Aim of the exercise:
Please write out each entry below exactly as it appears.

===== Source data =====

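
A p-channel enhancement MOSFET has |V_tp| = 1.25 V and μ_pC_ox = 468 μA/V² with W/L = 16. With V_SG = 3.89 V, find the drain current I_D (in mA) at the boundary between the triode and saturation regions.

At the boundary V_SD = V_ov = V_SG − |V_tp| = 3.89 − 1.25 = 2.64 V.
k_p = μ_pC_ox · (W/L) = 7.488 mA/V².
I_D = ½ k_p V_ov² = 0.5 × 7.488 × 2.64² = 26.1 mA.

I_D = 26.1 mA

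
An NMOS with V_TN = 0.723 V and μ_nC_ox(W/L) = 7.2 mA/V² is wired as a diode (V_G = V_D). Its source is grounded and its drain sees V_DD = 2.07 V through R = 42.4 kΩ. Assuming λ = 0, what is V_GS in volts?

V_GS = 0.814 V

With gate tied to drain, V_GS = V_DS ≥ V_GS − V_TN, so the device is in saturation.
KCL at the drain: ½ k_n (V_GS − V_TN)² = (V_DD − V_GS)/R.
Let x = V_GS − 0.723. Then 153 x² + x − 1.347 = 0, giving x = 0.0907 V (positive root), so V_GS = 0.814 V.
I_D = (V_DD − V_GS)/R = (2.07 − 0.814) / 42.4 = 0.0296 mA.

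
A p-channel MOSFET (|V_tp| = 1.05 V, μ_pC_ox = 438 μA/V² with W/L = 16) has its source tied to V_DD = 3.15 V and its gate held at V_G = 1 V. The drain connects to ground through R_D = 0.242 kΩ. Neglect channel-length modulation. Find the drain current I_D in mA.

V_SG = V_DD − V_G = 3.15 − 1 = 2.15 V, so V_ov = 2.15 − 1.05 = 1.1 V.
k_p = μ_pC_ox · (W/L) = 7.008 mA/V².
Assume saturation: I_D = ½ k_p V_ov² = 0.5 × 7.008 × 1.1² = 4.24 mA, giving V_SD = V_DD − I_D R_D = 3.15 − 4.24 × 0.242 = 2.12 V.
V_SD = 2.12 V ≥ V_ov = 1.1 V, confirming saturation.

I_D = 4.24 mA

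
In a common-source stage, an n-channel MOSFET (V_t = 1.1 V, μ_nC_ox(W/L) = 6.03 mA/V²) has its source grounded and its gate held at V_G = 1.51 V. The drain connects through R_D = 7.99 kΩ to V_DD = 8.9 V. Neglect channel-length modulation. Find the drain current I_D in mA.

I_D = 0.507 mA

V_GS = V_G = 1.51 V, so V_ov = 1.51 − 1.1 = 0.41 V.
Assume saturation: I_D = ½ k_n V_ov² = 0.5 × 6.03 × 0.41² = 0.507 mA, giving V_DS = V_DD − I_D R_D = 8.9 − 0.507 × 7.99 = 4.85 V.
V_DS = 4.85 V ≥ V_ov = 0.41 V, confirming saturation.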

=====

Response area:
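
A p-channel enhancement MOSFET has |V_tp| = 1.25 V and μ_pC_ox = 468 μA/V² with W/L = 16. With V_SG = 3.89 V, find the drain current I_D (in mA) at the boundary between the triode and saturation regions.

At the boundary V_SD = V_ov = V_SG − |V_tp| = 3.89 − 1.25 = 2.64 V.
k_p = μ_pC_ox · (W/L) = 7.488 mA/V².
I_D = ½ k_p V_ov² = 0.5 × 7.488 × 2.64² = 26.1 mA.

I_D = 26.1 mA

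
An NMOS with V_TN = 0.723 V and μ_nC_ox(W/L) = 7.2 mA/V² is wired as a diode (V_G = V_D). Its source is grounded and its drain sees V_DD = 2.07 V through R = 42.4 kΩ. Assuming λ = 0, what is V_GS in volts?

V_GS = 0.814 V

With gate tied to drain, V_GS = V_DS ≥ V_GS − V_TN, so the device is in saturation.
KCL at the drain: ½ k_n (V_GS − V_TN)² = (V_DD − V_GS)/R.
Let x = V_GS − 0.723. Then 153 x² + x − 1.347 = 0, giving x = 0.0907 V (positive root), so V_GS = 0.814 V.
I_D = (V_DD − V_GS)/R = (2.07 − 0.814) / 42.4 = 0.0296 mA.

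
A p-channel MOSFET (|V_tp| = 1.05 V, μ_pC_ox = 438 μA/V² with W/L = 16) has its source tied to V_DD = 3.15 V and its gate held at V_G = 1 V. The drain connects to ground through R_D = 0.242 kΩ. Neglect channel-length modulation. Find the drain current I_D in mA.

V_SG = V_DD − V_G = 3.15 − 1 = 2.15 V, so V_ov = 2.15 − 1.05 = 1.1 V.
k_p = μ_pC_ox · (W/L) = 7.008 mA/V².
Assume saturation: I_D = ½ k_p V_ov² = 0.5 × 7.008 × 1.1² = 4.24 mA, giving V_SD = V_DD − I_D R_D = 3.15 − 4.24 × 0.242 = 2.12 V.
V_SD = 2.12 V ≥ V_ov = 1.1 V, confirming saturation.

I_D = 4.24 mA

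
In a common-source stage, an n-channel MOSFET (V_t = 1.1 V, μ_nC_ox(W/L) = 6.03 mA/V²) has its source grounded and its gate held at V_G = 1.51 V. The drain connects through R_D = 7.99 kΩ to V_DD = 8.9 V. Neglect channel-length modulation. Find the drain current I_D in mA.

I_D = 0.507 mA

V_GS = V_G = 1.51 V, so V_ov = 1.51 − 1.1 = 0.41 V.
Assume saturation: I_D = ½ k_n V_ov² = 0.5 × 6.03 × 0.41² = 0.507 mA, giving V_DS = V_DD − I_D R_D = 8.9 − 0.507 × 7.99 = 4.85 V.
V_DS = 4.85 V ≥ V_ov = 0.41 V, confirming saturation.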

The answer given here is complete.